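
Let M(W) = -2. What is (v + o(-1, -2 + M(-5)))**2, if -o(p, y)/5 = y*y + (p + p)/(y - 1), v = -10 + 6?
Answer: 7396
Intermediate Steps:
v = -4
o(p, y) = -5*y**2 - 10*p/(-1 + y) (o(p, y) = -5*(y*y + (p + p)/(y - 1)) = -5*(y**2 + (2*p)/(-1 + y)) = -5*(y**2 + 2*p/(-1 + y)) = -5*y**2 - 10*p/(-1 + y))
(v + o(-1, -2 + M(-5)))**2 = (-4 + 5*((-2 - 2)**2 - (-2 - 2)**3 - 2*(-1))/(-1 + (-2 - 2)))**2 = (-4 + 5*((-4)**2 - 1*(-4)**3 + 2)/(-1 - 4))**2 = (-4 + 5*(16 - 1*(-64) + 2)/(-5))**2 = (-4 + 5*(-1/5)*(16 + 64 + 2))**2 = (-4 + 5*(-1/5)*82)**2 = (-4 - 82)**2 = (-86)**2 = 7396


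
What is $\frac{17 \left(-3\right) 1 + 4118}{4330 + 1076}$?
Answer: $\frac{4067}{5406} \approx 0.75231$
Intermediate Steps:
$\frac{17 \left(-3\right) 1 + 4118}{4330 + 1076} = \frac{\left(-51\right) 1 + 4118}{5406} = \left(-51 + 4118\right) \frac{1}{5406} = 4067 \cdot \frac{1}{5406} = \frac{4067}{5406}$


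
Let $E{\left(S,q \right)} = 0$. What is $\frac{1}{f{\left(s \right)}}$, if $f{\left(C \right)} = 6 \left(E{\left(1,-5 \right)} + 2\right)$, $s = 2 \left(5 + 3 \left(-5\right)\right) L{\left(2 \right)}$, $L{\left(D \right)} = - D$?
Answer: $\frac{1}{12} \approx 0.083333$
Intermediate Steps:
$s = 40$ ($s = 2 \left(5 + 3 \left(-5\right)\right) \left(\left(-1\right) 2\right) = 2 \left(5 - 15\right) \left(-2\right) = 2 \left(-10\right) \left(-2\right) = \left(-20\right) \left(-2\right) = 40$)
$f{\left(C \right)} = 12$ ($f{\left(C \right)} = 6 \left(0 + 2\right) = 6 \cdot 2 = 12$)
$\frac{1}{f{\left(s \right)}} = \frac{1}{12}$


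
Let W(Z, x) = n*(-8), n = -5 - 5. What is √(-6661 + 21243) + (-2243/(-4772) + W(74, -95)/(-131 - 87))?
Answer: 53607/520148 + √14582 ≈ 120.86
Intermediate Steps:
n = -10
W(Z, x) = 80 (W(Z, x) = -10*(-8) = 80)
√(-6661 + 21243) + (-2243/(-4772) + W(74, -95)/(-131 - 87)) = √(-6661 + 21243) + (-2243/(-4772) + 80/(-131 - 87)) = √14582 + (-2243*(-1/4772) + 80/(-218)) = √14582 + (2243/4772 + 80*(-1/218)) = √14582 + (2243/4772 - 40/109) = √14582 + 53607/520148 = 53607/520148 + √14582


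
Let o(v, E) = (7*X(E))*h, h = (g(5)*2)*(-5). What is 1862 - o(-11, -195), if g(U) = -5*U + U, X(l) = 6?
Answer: -6538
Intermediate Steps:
g(U) = -4*U
h = 200 (h = (-4*5*2)*(-5) = -20*2*(-5) = -40*(-5) = 200)
o(v, E) = 8400 (o(v, E) = (7*6)*200 = 42*200 = 8400)
1862 - o(-11, -195) = 1862 - 1*8400 = 1862 - 8400 = -6538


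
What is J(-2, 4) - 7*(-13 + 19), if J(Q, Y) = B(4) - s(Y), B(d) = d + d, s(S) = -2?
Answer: -32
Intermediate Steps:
B(d) = 2*d
J(Q, Y) = 10 (J(Q, Y) = 2*4 - 1*(-2) = 8 + 2 = 10)
J(-2, 4) - 7*(-13 + 19) = 10 - 7*(-13 + 19) = 10 - 7*6 = 10 - 42 = -32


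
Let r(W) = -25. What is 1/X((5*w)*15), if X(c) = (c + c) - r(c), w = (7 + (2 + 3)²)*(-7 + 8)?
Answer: 1/4825 ≈ 0.00020725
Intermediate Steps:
w = 32 (w = (7 + 5²)*1 = (7 + 25)*1 = 32*1 = 32)
X(c) = 25 + 2*c (X(c) = (c + c) - 1*(-25) = 2*c + 25 = 25 + 2*c)
1/X((5*w)*15) = 1/(25 + 2*((5*32)*15)) = 1/(25 + 2*(160*15)) = 1/(25 + 2*2400) = 1/(25 + 4800) = 1/4825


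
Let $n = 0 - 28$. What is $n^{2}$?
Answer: $784$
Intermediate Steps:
$n = -28$ ($n = 0 - 28 = -28$)
$n^{2} = \left(-28\right)^{2} = 784$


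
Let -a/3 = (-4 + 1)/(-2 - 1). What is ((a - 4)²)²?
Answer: 2401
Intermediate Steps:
a = -3 (a = -3*(-4 + 1)/(-2 - 1) = -(-9)/(-3) = -(-9)*(-1)/3 = -3*1 = -3)
((a - 4)²)² = ((-3 - 4)²)² = ((-7)²)² = 49² = 2401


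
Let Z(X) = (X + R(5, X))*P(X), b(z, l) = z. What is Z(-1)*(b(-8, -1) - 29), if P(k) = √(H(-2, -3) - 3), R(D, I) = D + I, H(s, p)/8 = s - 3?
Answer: -111*I*√43 ≈ -727.88*I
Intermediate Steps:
H(s, p) = -24 + 8*s (H(s, p) = 8*(s - 3) = 8*(-3 + s) = -24 + 8*s)
P(k) = I*√43 (P(k) = √((-24 + 8*(-2)) - 3) = √((-24 - 16) - 3) = √(-40 - 3) = √(-43) = I*√43)
Z(X) = I*√43*(5 + 2*X) (Z(X) = (X + (5 + X))*(I*√43) = (5 + 2*X)*(I*√43) = I*√43*(5 + 2*X))
Z(-1)*(b(-8, -1) - 29) = (I*√43*(5 + 2*(-1)))*(-8 - 29) = (I*√43*(5 - 2))*(-37) = (I*√43*3)*(-37) = (3*I*√43)*(-37) = -111*I*√43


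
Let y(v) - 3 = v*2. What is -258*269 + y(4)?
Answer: -69391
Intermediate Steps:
y(v) = 3 + 2*v (y(v) = 3 + v*2 = 3 + 2*v)
-258*269 + y(4) = -258*269 + (3 + 2*4) = -69402 + (3 + 8) = -69402 + 11 = -69391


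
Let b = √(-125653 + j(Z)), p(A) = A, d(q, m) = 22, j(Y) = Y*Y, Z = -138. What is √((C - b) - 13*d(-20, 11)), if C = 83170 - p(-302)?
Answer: √(83186 - I*√106609) ≈ 288.42 - 0.566*I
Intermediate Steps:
j(Y) = Y²
C = 83472 (C = 83170 - 1*(-302) = 83170 + 302 = 83472)
b = I*√106609 (b = √(-125653 + (-138)²) = √(-125653 + 19044) = √(-106609) = I*√106609 ≈ 326.51*I)
√((C - b) - 13*d(-20, 11)) = √((83472 - I*√106609) - 13*22) = √((83472 - I*√106609) - 286) = √(83186 - I*√106609)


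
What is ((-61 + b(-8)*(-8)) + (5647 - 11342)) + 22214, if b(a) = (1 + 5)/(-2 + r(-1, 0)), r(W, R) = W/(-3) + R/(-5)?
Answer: 82434/5 ≈ 16487.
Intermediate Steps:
r(W, R) = -W/3 - R/5 (r(W, R) = W*(-⅓) + R*(-⅕) = -W/3 - R/5)
b(a) = -18/5 (b(a) = (1 + 5)/(-2 + (-⅓*(-1) - ⅕*0)) = 6/(-2 + (⅓ + 0)) = 6/(-2 + ⅓) = 6/(-5/3) = 6*(-⅗) = -18/5)
((-61 + b(-8)*(-8)) + (5647 - 11342)) + 22214 = ((-61 - 18/5*(-8)) + (5647 - 11342)) + 22214 = ((-61 + 144/5) - 5695) + 22214 = (-161/5 - 5695) + 22214 = -28636/5 + 22214 = 82434/5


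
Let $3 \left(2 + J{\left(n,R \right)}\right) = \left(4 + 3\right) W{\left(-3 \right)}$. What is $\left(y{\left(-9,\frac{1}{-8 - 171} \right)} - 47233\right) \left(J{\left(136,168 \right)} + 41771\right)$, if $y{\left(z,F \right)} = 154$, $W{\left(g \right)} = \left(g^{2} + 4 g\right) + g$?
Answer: $-1965783645$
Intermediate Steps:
$W{\left(g \right)} = g^{2} + 5 g$
$J{\left(n,R \right)} = -16$ ($J{\left(n,R \right)} = -2 + \frac{\left(4 + 3\right) \left(- 3 \left(5 - 3\right)\right)}{3} = -2 + \frac{7 \left(\left(-3\right) 2\right)}{3} = -2 + \frac{7 \left(-6\right)}{3} = -2 + \frac{1}{3} \left(-42\right) = -2 - 14 = -16$)
$\left(y{\left(-9,\frac{1}{-8 - 171} \right)} - 47233\right) \left(J{\left(136,168 \right)} + 41771\right) = \left(154 - 47233\right) \left(-16 + 41771\right) = \left(-47079\right) 41755 = -1965783645$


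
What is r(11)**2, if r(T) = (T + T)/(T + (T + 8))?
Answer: 121/225 ≈ 0.53778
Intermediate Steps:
r(T) = 2*T/(8 + 2*T) (r(T) = (2*T)/(T + (8 + T)) = (2*T)/(8 + 2*T) = 2*T/(8 + 2*T))
r(11)**2 = (11/(4 + 11))**2 = (11/15)**2 = 121/225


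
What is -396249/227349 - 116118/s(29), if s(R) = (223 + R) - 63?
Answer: -326842003/530481 ≈ -616.12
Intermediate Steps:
s(R) = 160 + R
-396249/227349 - 116118/s(29) = -396249/227349 - 116118/(160 + 29) = -396249*1/227349 - 116118/189 = -132083/75783 - 116118*1/189 = -132083/75783 - 12902/21 = -326842003/530481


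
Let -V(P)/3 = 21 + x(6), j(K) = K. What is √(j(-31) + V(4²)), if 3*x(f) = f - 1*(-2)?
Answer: I*√102 ≈ 10.1*I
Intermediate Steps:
x(f) = ⅔ + f/3 (x(f) = (f - 1*(-2))/3 = (f + 2)/3 = (2 + f)/3 = ⅔ + f/3)
V(P) = -71 (V(P) = -3*(21 + (⅔ + (⅓)*6)) = -3*(21 + (⅔ + 2)) = -3*(21 + 8/3) = -3*71/3 = -71)
√(j(-31) + V(4²)) = √(-31 - 71) = √(-102) = I*√102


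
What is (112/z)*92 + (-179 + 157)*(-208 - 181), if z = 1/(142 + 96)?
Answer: 2460910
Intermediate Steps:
z = 1/238 ≈ 0.0042017
(112/z)*92 + (-179 + 157)*(-208 - 181) = (112/(1/238))*92 + (-179 + 157)*(-208 - 181) = (112*238)*92 - 22*(-389) = 26656*92 + 8558 = 2452352 + 8558 = 2460910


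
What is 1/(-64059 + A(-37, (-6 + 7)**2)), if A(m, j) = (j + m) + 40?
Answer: -1/64055 ≈ -1.5612e-5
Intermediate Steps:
A(m, j) = 40 + j + m
1/(-64059 + A(-37, (-6 + 7)**2)) = 1/(-64059 + (40 + (-6 + 7)**2 - 37)) = 1/(-64059 + (40 + 1**2 - 37)) = 1/(-64059 + (40 + 1 - 37)) = 1/(-64059 + 4) = 1/(-64055) = -1/64055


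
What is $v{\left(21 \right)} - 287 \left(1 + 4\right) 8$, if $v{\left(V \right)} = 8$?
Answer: $-11472$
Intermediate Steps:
$v{\left(21 \right)} - 287 \left(1 + 4\right) 8 = 8 - 287 \left(1 + 4\right) 8 = 8 - 287 \cdot 5 \cdot 8 = 8 - 11480 = -11472$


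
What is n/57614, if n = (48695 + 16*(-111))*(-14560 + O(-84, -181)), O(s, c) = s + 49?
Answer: -684782805/57614 ≈ -11886.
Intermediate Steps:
O(s, c) = 49 + s
n = -684782805 (n = (48695 + 16*(-111))*(-14560 + (49 - 84)) = (48695 - 1776)*(-14560 - 35) = 46919*(-14595) = -684782805)
n/57614 = -684782805/57614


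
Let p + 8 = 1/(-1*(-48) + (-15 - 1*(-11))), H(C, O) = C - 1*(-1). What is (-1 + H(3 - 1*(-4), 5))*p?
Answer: -2457/44 ≈ -55.841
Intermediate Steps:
H(C, O) = 1 + C (H(C, O) = C + 1 = 1 + C)
p = -351/44 (p = -8 + 1/(-1*(-48) + (-15 - 1*(-11))) = -8 + 1/(48 + (-15 + 11)) = -8 + 1/(48 - 4) = -8 + 1/44 = -351/44 ≈ -7.9773)
(-1 + H(3 - 1*(-4), 5))*p = (-1 + (1 + (3 - 1*(-4))))*(-351/44) = (-1 + (1 + (3 + 4)))*(-351/44) = (-1 + (1 + 7))*(-351/44) = (-1 + 8)*(-351/44) = 7*(-351/44) = -2457/44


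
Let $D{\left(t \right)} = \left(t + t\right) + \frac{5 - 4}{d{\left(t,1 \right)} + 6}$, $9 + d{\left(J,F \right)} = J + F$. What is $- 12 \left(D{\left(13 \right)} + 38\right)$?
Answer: $- \frac{8460}{11} \approx -769.09$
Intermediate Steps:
$d{\left(J,F \right)} = -9 + F + J$ ($d{\left(J,F \right)} = -9 + \left(J + F\right) = -9 + \left(F + J\right) = -9 + F + J$)
$D{\left(t \right)} = \frac{1}{-2 + t} + 2 t$ ($D{\left(t \right)} = \left(t + t\right) + \frac{5 - 4}{\left(-9 + 1 + t\right) + 6} = 2 t + 1 \frac{1}{\left(-8 + t\right) + 6} = 2 t + 1 \frac{1}{-2 + t} = 2 t + \frac{1}{-2 + t} = \frac{1}{-2 + t} + 2 t$)
$- 12 \left(D{\left(13 \right)} + 38\right) = - 12 \left(\frac{1 - 52 + 2 \cdot 13^{2}}{-2 + 13} + 38\right) = - 12 \left(\frac{1 - 52 + 2 \cdot 169}{11} + 38\right) = - 12 \left(\frac{1 - 52 + 338}{11} + 38\right) = - 12 \left(\frac{1}{11} \cdot 287 + 38\right) = - 12 \left(\frac{287}{11} + 38\right) = \left(-12\right) \frac{705}{11} = - \frac{8460}{11}$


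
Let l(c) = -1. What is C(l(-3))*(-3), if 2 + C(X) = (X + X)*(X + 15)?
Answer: 90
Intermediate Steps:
C(X) = -2 + 2*X*(15 + X) (C(X) = -2 + (X + X)*(X + 15) = -2 + (2*X)*(15 + X) = -2 + 2*X*(15 + X))
C(l(-3))*(-3) = (-2 + 2*(-1)**2 + 30*(-1))*(-3) = (-2 + 2*1 - 30)*(-3) = (-2 + 2 - 30)*(-3) = -30*(-3) = 90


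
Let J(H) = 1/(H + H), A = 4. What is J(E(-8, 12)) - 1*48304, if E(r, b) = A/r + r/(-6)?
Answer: -241517/5 ≈ -48303.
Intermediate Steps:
E(r, b) = 4/r - r/6 (E(r, b) = 4/r + r/(-6) = 4/r + r*(-1/6) = 4/r - r/6)
J(H) = 1/(2*H)
J(E(-8, 12)) - 1*48304 = 1/(2*(4/(-8) - 1/6*(-8))) - 1*48304 = 1/(2*(4*(-1/8) + 4/3)) - 48304 = 1/(2*(-1/2 + 4/3)) - 48304 = 1/(2*(5/6)) - 48304 = (1/2)*(6/5) - 48304 = 3/5 - 48304 = -241517/5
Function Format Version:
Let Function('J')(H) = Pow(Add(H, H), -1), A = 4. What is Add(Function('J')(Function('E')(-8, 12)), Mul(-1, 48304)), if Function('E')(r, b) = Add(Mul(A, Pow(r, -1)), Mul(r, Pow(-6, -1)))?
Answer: Rational(-241517, 5) ≈ -48303.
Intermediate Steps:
Function('E')(r, b) = Add(Mul(4, Pow(r, -1)), Mul(Rational(-1, 6), r)) (Function('E')(r, b) = Add(Mul(4, Pow(r, -1)), Mul(r, Pow(-6, -1))) = Add(Mul(4, Pow(r, -1)), Mul(r, Rational(-1, 6))) = Add(Mul(4, Pow(r, -1)), Mul(Rational(-1, 6), r)))
Function('J')(H) = Mul(Rational(1, 2), Pow(H, -1)) (Function('J')(H) = Pow(Mul(2, H), -1) = Mul(Rational(1, 2), Pow(H, -1)))
Add(Function('J')(Function('E')(-8, 12)), Mul(-1, 48304)) = Add(Mul(Rational(1, 2), Pow(Add(Mul(4, Pow(-8, -1)), Mul(Rational(-1, 6), -8)), -1)), Mul(-1, 48304)) = Add(Mul(Rational(1, 2), Pow(Add(Mul(4, Rational(-1, 8)), Rational(4, 3)), -1)), -48304) = Add(Mul(Rational(1, 2), Pow(Add(Rational(-1, 2), Rational(4, 3)), -1)), -48304) = Add(Mul(Rational(1, 2), Pow(Rational(5, 6), -1)), -48304) = Add(Mul(Rational(1, 2), Rational(6, 5)), -48304) = Add(Rational(3, 5), -48304) = Rational(-241517, 5)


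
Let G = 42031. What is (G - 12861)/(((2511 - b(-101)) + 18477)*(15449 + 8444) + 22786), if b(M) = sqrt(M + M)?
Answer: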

Task item ->
Using the entries above, return exactly the lines from the line with "Let r(W) = -25." to the line with "Answer: $784$", counting both of those lines.

Answer box ->
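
Let r(W) = -25. What is 1/X((5*w)*15), if X(c) = (c + c) - r(c), w = (7 + (2 + 3)²)*(-7 + 8)?
Answer: 1/4825 ≈ 0.00020725
Intermediate Steps:
w = 32 (w = (7 + 5²)*1 = (7 + 25)*1 = 32*1 = 32)
X(c) = 25 + 2*c (X(c) = (c + c) - 1*(-25) = 2*c + 25 = 25 + 2*c)
1/X((5*w)*15) = 1/(25 + 2*((5*32)*15)) = 1/(25 + 2*(160*15)) = 1/(25 + 2*2400) = 1/(25 + 4800) = 1/4825


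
Let $n = 0 - 28$. What is $n^{2}$?
Answer: $784$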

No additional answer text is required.